* [Work to be completed]:
Look through the records below for the line with "n1 | 773 Ω |" and the line with "n2 | 2.11 Ω |", then return those lines and all lines between, exactly.

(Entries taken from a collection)
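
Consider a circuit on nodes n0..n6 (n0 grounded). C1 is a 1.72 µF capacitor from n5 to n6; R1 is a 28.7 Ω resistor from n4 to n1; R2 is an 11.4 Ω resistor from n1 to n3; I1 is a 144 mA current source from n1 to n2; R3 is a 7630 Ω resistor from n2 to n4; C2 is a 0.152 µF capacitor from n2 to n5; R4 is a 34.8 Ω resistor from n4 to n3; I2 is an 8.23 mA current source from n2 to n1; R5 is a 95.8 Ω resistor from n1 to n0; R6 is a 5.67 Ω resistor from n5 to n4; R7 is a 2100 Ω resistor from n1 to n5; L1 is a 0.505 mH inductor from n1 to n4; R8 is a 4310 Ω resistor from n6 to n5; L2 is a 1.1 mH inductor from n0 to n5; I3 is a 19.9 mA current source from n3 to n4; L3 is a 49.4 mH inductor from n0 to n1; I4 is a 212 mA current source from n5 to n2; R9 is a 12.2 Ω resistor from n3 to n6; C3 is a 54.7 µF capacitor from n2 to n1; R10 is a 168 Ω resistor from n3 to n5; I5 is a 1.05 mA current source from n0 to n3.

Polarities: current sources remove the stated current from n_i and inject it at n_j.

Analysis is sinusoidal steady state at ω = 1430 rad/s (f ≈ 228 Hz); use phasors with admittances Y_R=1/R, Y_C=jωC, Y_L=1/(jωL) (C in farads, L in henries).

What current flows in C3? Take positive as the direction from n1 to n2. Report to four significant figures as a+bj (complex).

MNA unknowns: 6 node voltages V₁..V_6
C1: Y=0.000+0.002460j on G[5,6]
R1: Y=0.03484+0.000j on G[4,1]
R2: Y=0.08772+0.000j on G[1,3]
I1: z[1]−=0.144, z[2]+=0.144
R3: Y=0.0001311+0.000j on G[2,4]
C2: Y=0.000+0.0002174j on G[2,5]
R4: Y=0.02874+0.000j on G[4,3]
I2: z[2]−=0.00823, z[1]+=0.00823
R5: Y=0.01044+0.000j on G[1,0]
R6: Y=0.1764+0.000j on G[5,4]
R7: Y=0.0004762+0.000j on G[1,5]
L1: Y=0.000-1.385j on G[1,4]
R8: Y=0.0002320+0.000j on G[6,5]
L2: Y=0.000-0.6357j on G[0,5]
I3: z[3]−=0.0199, z[4]+=0.0199
L3: Y=0.000-0.01416j on G[0,1]
I4: z[5]−=0.212, z[2]+=0.212
R9: Y=0.08197+0.000j on G[3,6]
C3: Y=0.000+0.07822j on G[2,1]
R10: Y=0.005952+0.000j on G[3,5]
I5: z[0]−=0.00105, z[3]+=0.00105
solve → V1=1.069+0.1670j, V2=1.074-4.267j, V3=0.8635+0.1095j, V4=1.072+0.03764j, V5=-0.02107-0.01963j, V6=0.8641+0.08269j

-0.3468-0.0003263j A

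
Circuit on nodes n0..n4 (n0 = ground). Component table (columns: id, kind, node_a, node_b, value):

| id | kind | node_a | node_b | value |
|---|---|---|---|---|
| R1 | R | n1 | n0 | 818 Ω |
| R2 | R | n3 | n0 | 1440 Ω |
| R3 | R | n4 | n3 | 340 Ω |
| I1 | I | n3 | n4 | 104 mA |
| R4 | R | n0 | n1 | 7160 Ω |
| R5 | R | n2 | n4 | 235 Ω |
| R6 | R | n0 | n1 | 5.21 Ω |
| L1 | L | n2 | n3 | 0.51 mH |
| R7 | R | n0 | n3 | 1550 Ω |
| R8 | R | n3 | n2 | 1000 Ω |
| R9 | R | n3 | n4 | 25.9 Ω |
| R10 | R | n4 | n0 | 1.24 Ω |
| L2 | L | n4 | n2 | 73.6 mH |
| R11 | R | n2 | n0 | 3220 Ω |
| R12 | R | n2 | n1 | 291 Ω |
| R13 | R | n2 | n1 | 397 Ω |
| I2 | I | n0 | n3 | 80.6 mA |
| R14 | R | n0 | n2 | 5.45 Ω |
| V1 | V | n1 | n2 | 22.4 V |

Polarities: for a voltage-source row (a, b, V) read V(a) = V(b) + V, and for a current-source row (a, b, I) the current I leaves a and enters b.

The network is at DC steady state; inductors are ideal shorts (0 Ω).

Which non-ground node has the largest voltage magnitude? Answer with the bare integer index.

1

MNA unknowns: 4 node voltages V₁..V_4 plus 3 source currents (L1, L2, V1)
R1: Y=0.001222 on G[1,0]
R2: Y=0.0006944 on G[3,0]
R3: Y=0.002941 on G[4,3]
I1: z[3]−=0.104, z[4]+=0.104
R4: Y=0.0001397 on G[0,1]
R5: Y=0.004255 on G[2,4]
R6: Y=0.1919 on G[0,1]
L1: row V2−V3=0, i_L1 at 2,3
R7: Y=0.0006452 on G[0,3]
R8: Y=0.001000 on G[3,2]
R9: Y=0.03861 on G[3,4]
R10: Y=0.8065 on G[4,0]
L2: row V4−V2=0, i_L2 at 4,2
R11: Y=0.0003106 on G[2,0]
R12: Y=0.003436 on G[2,1]
R13: Y=0.002519 on G[2,1]
I2: z[0]−=0.0806, z[3]+=0.0806
R14: Y=0.1835 on G[0,2]
V1: row V1−V2=22.4, i_V1 at 1,2
solve → V1=18.81, V2=-3.586, V3=-3.586, V4=-3.586
aux → i_L1=0.01860, i_L2=2.996, i_V1=-3.770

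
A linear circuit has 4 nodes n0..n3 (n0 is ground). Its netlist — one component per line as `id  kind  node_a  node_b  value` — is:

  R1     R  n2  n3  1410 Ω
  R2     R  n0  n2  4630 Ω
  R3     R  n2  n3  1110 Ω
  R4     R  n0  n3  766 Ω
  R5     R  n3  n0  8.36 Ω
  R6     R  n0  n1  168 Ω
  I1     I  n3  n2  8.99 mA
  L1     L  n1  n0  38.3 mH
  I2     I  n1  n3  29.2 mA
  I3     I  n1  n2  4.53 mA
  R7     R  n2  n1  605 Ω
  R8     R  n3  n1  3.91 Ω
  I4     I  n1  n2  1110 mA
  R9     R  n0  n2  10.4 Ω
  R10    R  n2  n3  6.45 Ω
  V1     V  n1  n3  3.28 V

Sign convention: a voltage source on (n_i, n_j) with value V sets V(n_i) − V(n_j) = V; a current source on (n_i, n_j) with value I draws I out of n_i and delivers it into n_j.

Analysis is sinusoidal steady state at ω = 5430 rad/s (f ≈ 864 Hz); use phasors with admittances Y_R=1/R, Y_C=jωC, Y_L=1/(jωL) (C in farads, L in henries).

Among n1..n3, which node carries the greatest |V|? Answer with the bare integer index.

MNA unknowns: 3 node voltages V₁..V_3 plus 1 source current (V1)
R1: Y=0.0007092+0.000j on G[2,3]
R2: Y=0.0002160+0.000j on G[0,2]
R3: Y=0.0009009+0.000j on G[2,3]
R4: Y=0.001305+0.000j on G[0,3]
R5: Y=0.1196+0.000j on G[3,0]
R6: Y=0.005952+0.000j on G[0,1]
I1: z[3]−=0.00899, z[2]+=0.00899
L1: Y=0.000-0.004808j on G[1,0]
I2: z[1]−=0.0292, z[3]+=0.0292
I3: z[1]−=0.00453, z[2]+=0.00453
R7: Y=0.001653+0.000j on G[2,1]
R8: Y=0.2558+0.000j on G[3,1]
I4: z[1]−=1.11, z[2]+=1.11
R9: Y=0.09615+0.000j on G[0,2]
R10: Y=0.1550+0.000j on G[2,3]
V1: row V1−V3=3.28, i_V1 at 1,3
solve → V1=0.8877+0.02285j, V2=2.946+0.01420j, V3=-2.392+0.02285j
aux → i_V1=-1.985+0.004118j

2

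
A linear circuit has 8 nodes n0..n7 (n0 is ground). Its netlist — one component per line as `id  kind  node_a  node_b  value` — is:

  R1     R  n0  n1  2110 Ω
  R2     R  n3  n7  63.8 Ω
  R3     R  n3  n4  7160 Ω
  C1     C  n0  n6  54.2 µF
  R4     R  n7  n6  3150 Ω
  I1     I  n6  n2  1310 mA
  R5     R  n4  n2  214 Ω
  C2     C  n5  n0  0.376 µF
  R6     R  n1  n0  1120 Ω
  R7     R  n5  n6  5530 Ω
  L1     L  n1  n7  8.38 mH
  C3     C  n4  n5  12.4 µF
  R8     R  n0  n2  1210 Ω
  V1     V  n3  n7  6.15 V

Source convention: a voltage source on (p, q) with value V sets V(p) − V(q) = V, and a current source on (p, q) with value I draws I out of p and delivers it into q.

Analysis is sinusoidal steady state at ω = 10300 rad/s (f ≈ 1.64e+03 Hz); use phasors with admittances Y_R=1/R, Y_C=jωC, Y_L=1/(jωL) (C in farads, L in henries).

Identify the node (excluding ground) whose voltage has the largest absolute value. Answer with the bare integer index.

2

Apply KCL at each of the 7 non-ground nodes and solve the resulting linear system.
Node n1: branches {R1, R6, L1} → V_1 = 4.549-20.92j
Node n2: branches {I1, R5, R8} → V_2 = 301.0-235.1j
Node n3: branches {R2, R3, V1} → V_3 = 13.17-20.38j
Node n4: branches {R3, R5, C3} → V_4 = 73.87-276.7j
Node n5: branches {C2, R7, C3} → V_5 = 72.06-268.5j
Node n6: branches {C1, R4, I1, R7} → V_6 = -0.1006+2.319j
Node n7: branches {R2, R4, L1, V1} → V_7 = 7.017-20.38j
Source currents: i(V1)=-0.08792-0.03580j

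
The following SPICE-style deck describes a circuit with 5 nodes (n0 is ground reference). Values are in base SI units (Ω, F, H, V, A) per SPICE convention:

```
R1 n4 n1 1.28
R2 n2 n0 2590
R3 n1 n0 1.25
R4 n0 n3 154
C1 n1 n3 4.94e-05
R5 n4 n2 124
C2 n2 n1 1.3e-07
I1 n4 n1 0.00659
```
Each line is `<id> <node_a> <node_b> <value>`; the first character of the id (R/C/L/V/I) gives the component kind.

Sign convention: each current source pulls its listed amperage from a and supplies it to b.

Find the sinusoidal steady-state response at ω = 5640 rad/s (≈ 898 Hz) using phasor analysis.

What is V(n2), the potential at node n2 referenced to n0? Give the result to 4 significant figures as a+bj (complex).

-0.007981+0.0006993j V

MNA unknowns: 4 node voltages V₁..V_4
R1: Y=0.7812+0.000j on G[4,1]
R2: Y=0.0003861+0.000j on G[2,0]
R3: Y=0.8000+0.000j on G[1,0]
R4: Y=0.006494+0.000j on G[0,3]
C1: Y=0.000+0.2786j on G[1,3]
R5: Y=0.008065+0.000j on G[4,2]
C2: Y=0.000+0.0007332j on G[2,1]
I1: z[4]−=0.00659, z[1]+=0.00659
solve → V1=3.821e-06-3.355e-07j, V2=-0.007981+0.0006993j, V3=3.827e-06-2.463e-07j, V4=-0.008427+6.813e-06j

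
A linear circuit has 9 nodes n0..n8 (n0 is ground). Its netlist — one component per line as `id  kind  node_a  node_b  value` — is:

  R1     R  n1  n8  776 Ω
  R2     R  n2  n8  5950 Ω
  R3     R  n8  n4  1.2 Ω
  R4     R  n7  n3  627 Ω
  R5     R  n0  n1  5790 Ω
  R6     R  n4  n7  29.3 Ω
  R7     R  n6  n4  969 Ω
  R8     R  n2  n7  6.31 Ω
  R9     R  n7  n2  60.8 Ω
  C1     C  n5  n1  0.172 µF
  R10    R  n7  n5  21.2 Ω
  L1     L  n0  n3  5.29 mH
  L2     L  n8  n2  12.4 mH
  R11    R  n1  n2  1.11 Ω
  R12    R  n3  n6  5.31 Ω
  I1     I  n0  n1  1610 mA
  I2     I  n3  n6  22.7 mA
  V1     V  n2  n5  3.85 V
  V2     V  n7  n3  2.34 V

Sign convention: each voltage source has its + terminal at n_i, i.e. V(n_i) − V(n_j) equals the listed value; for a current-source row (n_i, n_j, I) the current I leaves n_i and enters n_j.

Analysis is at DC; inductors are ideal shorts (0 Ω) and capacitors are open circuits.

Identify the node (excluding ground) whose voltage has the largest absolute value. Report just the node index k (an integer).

MNA unknowns: 8 node voltages V₁..V_8 plus 4 source currents (L1, L2, V1, V2)
R1: Y=0.001289 on G[1,8]
R2: Y=0.0001681 on G[2,8]
R3: Y=0.8333 on G[8,4]
R4: Y=0.001595 on G[7,3]
R5: Y=0.0001727 on G[0,1]
R6: Y=0.03413 on G[4,7]
R7: Y=0.001032 on G[6,4]
R8: Y=0.1585 on G[2,7]
R9: Y=0.01645 on G[7,2]
C1: Y=0.000 on G[5,1]
R10: Y=0.04717 on G[7,5]
L1: row V0−V3=0, i_L1 at 0,3
L2: row V8−V2=0, i_L2 at 8,2
R11: Y=0.9009 on G[1,2]
R12: Y=0.1883 on G[3,6]
I1: z[0]−=1.61, z[1]+=1.61
I2: z[3]−=0.0227, z[6]+=0.0227
V1: row V2−V5=3.85, i_V1 at 2,5
V2: row V7−V3=2.34, i_V2 at 7,3
solve → V1=11.11, V2=9.327, V3=0.000, V4=9.042, V5=5.477, V6=0.1692, V7=2.340, V8=9.327
aux → i_L1=-1.608, i_L2=-0.2356, i_V1=0.1480, i_V2=1.595

1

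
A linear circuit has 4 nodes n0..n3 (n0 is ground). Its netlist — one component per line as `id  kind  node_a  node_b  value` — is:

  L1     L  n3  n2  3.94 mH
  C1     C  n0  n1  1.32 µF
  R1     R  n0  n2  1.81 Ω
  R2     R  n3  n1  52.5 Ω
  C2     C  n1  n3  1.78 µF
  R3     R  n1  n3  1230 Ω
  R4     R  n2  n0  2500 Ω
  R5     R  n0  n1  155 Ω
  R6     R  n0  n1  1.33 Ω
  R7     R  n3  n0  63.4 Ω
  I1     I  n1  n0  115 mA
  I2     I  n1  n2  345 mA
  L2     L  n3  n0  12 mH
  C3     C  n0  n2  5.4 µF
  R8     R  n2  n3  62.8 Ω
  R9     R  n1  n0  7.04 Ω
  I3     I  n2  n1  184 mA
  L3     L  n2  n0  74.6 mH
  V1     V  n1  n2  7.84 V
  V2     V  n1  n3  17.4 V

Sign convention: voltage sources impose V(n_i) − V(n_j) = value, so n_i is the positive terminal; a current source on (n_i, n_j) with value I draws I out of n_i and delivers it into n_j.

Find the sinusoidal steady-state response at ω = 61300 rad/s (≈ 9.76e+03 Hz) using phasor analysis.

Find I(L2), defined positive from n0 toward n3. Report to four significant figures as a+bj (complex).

-0.001128-0.01918j A

MNA unknowns: 3 node voltages V₁..V_3 plus 2 source currents (V1, V2)
L1: Y=0.000-0.004140j on G[3,2]
C1: Y=0.000+0.08092j on G[0,1]
R1: Y=0.5525+0.000j on G[0,2]
R2: Y=0.01905+0.000j on G[3,1]
C2: Y=0.000+0.1091j on G[1,3]
R3: Y=0.0008130+0.000j on G[1,3]
R4: Y=0.0004000+0.000j on G[2,0]
R5: Y=0.006452+0.000j on G[0,1]
R6: Y=0.7519+0.000j on G[0,1]
R7: Y=0.01577+0.000j on G[3,0]
I1: z[1]−=0.115, z[0]+=0.115
I2: z[1]−=0.345, z[2]+=0.345
L2: Y=0.000-0.001359j on G[3,0]
C3: Y=0.000+0.3310j on G[0,2]
R8: Y=0.01592+0.000j on G[2,3]
R9: Y=0.1420+0.000j on G[1,0]
I3: z[2]−=0.184, z[1]+=0.184
L3: Y=0.000-0.0002187j on G[2,0]
V1: row V1−V2=7.84, i_V1 at 1,2
V2: row V1−V3=17.4, i_V2 at 1,3
solve → V1=3.291+0.8300j, V2=-4.549+0.8300j, V3=-14.11+0.8300j
aux → i_V1=-2.798-1.085j, i_V2=-0.7192-1.827j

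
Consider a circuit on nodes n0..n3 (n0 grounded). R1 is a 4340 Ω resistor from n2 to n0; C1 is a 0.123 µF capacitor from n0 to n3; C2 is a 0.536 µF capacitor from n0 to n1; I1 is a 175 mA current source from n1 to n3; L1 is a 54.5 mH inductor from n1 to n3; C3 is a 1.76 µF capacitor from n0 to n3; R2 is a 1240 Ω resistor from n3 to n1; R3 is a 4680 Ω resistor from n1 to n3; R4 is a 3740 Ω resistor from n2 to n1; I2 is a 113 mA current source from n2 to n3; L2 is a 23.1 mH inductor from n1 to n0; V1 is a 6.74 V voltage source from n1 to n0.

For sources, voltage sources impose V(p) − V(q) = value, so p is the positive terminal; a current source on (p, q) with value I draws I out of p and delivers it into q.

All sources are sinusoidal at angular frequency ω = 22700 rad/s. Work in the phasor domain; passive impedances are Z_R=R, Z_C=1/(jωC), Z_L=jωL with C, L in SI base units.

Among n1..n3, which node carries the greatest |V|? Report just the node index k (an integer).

2

Apply KCL at each of the 3 non-ground nodes and solve the resulting linear system.
Node n1: branches {C2, I1, L1, R2, R3, R4, L2, V1} → V_1 = 6.740+0.000j
Node n2: branches {R1, R4, I2} → V_2 = -223.4+0.000j
Node n3: branches {C1, I1, L1, C3, R2, R3, I2} → V_3 = 0.04111-7.031j
Source currents: i(V1)=-0.2490-0.07091j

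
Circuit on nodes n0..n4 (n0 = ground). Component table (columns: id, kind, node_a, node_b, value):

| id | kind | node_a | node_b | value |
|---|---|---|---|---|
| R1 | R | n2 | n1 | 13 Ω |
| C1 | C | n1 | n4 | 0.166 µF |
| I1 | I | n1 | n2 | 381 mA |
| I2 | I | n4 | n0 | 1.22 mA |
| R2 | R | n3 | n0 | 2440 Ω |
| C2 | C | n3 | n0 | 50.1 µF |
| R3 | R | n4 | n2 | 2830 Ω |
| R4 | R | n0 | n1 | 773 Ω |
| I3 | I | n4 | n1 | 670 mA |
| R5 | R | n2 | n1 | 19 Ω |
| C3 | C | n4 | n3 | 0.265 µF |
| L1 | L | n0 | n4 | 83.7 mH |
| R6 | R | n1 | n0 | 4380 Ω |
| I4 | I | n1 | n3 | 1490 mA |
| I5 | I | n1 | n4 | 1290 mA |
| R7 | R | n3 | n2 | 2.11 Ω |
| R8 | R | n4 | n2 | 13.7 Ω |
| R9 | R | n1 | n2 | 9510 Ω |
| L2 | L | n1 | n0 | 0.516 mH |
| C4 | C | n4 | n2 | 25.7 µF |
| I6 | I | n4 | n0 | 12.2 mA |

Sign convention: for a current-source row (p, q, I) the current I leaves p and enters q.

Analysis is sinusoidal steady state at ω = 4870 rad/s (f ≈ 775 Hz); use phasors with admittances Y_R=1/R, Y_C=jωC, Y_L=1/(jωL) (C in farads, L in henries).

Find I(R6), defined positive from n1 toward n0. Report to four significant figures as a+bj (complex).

Apply KCL at each of the 4 non-ground nodes and solve the resulting linear system.
Node n1: branches {R1, C1, I1, R4, I3, R5, R6, I4, I5, R9, L2} → V_1 = 0.8762-5.538j
Node n2: branches {R1, I1, R3, R5, R7, R8, R9, C4} → V_2 = 3.061-8.320j
Node n3: branches {R2, C2, C3, I4, R7} → V_3 = 1.532-9.090j
Node n4: branches {C1, I2, R3, I3, C3, L1, I5, R8, C4, I6} → V_4 = 5.274-12.03j

0.0002001-0.001264j A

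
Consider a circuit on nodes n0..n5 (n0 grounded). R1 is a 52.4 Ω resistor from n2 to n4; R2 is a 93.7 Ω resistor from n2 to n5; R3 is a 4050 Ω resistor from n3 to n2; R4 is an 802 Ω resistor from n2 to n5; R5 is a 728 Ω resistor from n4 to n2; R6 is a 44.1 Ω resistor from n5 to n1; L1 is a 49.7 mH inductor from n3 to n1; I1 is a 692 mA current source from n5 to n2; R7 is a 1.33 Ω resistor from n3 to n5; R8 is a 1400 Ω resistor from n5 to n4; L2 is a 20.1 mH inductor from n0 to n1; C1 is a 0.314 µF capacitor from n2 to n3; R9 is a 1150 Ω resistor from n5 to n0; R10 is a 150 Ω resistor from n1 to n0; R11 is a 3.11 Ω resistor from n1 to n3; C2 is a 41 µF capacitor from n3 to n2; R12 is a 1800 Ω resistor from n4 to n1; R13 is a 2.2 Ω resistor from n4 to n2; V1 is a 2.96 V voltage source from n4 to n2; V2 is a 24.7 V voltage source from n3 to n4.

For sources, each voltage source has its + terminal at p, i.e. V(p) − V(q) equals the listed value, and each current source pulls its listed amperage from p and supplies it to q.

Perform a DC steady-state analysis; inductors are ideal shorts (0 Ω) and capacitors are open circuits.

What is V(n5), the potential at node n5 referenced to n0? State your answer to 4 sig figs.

-1.319 V

MNA unknowns: 5 node voltages V₁..V_5 plus 4 source currents (L1, L2, V1, V2)
R1: Y=0.01908 on G[2,4]
R2: Y=0.01067 on G[2,5]
R3: Y=0.0002469 on G[3,2]
R4: Y=0.001247 on G[2,5]
R5: Y=0.001374 on G[4,2]
R6: Y=0.02268 on G[5,1]
L1: row V3−V1=0, i_L1 at 3,1
I1: z[5]−=0.692, z[2]+=0.692
R7: Y=0.7519 on G[3,5]
R8: Y=0.0007143 on G[5,4]
L2: row V0−V1=0, i_L2 at 0,1
C1: Y=0.000 on G[2,3]
R9: Y=0.0008696 on G[5,0]
R10: Y=0.006667 on G[1,0]
R11: Y=0.3215 on G[1,3]
C2: Y=0.000 on G[3,2]
R12: Y=0.0005556 on G[4,1]
R13: Y=0.4545 on G[4,2]
V1: row V4−V2=2.96, i_V1 at 4,2
V2: row V3−V4=24.7, i_V2 at 3,4
solve → V1=0.000, V2=-27.66, V3=0.000, V4=-24.70, V5=-1.319
aux → i_L1=0.04477, i_L2=-0.001147, i_V1=-2.419, i_V2=-1.043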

* [Task output]:
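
| R4 | R | n0 | n1 | 773 Ω |
| I3 | I | n4 | n1 | 670 mA |
| R5 | R | n2 | n1 | 19 Ω |
| C3 | C | n4 | n3 | 0.265 µF |
| L1 | L | n0 | n4 | 83.7 mH |
| R6 | R | n1 | n0 | 4380 Ω |
| I4 | I | n1 | n3 | 1490 mA |
| I5 | I | n1 | n4 | 1290 mA |
| R7 | R | n3 | n2 | 2.11 Ω |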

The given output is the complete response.